BEGIN Source material

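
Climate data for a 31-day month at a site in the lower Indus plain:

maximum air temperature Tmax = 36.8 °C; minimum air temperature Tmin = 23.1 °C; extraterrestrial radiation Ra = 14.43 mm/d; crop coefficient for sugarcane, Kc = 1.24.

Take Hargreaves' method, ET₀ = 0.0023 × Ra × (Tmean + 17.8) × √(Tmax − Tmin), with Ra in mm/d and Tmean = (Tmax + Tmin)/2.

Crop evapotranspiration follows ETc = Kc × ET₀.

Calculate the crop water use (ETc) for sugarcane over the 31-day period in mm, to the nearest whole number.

Tmean = (36.8 + 23.1)/2 = 29.95 °C
ET₀ = 0.0023 × 14.43 × (29.95 + 17.8) × √13.7 = 0.0023 × 14.43 × 47.75 × 3.7014 = 5.8659 mm/d
ETc = Kc × ET₀ = 1.24 × 5.8659 = 7.2737 mm/d
Over 31 days: 7.2737 × 31 = 225.485 mm

225 mm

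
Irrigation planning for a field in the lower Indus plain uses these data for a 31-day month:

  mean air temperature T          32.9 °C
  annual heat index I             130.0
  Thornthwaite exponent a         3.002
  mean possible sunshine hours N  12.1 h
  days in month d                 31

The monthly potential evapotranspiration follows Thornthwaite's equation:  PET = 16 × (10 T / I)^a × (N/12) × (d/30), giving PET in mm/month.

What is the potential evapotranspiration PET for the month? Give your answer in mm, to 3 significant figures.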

END Source material

- [Work order]
Give back exactly the lines above, from the line containing "maximum air temperature" through the line containing "Take Hargreaves' method, ET₀", with both end lines and nothing more.

- [Final answer]
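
maximum air temperature Tmax = 36.8 °C; minimum air temperature Tmin = 23.1 °C; extraterrestrial radiation Ra = 14.43 mm/d; crop coefficient for sugarcane, Kc = 1.24.

Take Hargreaves' method, ET₀ = 0.0023 × Ra × (Tmean + 17.8) × √(Tmax − Tmin), with Ra in mm/d and Tmean = (Tmax + Tmin)/2.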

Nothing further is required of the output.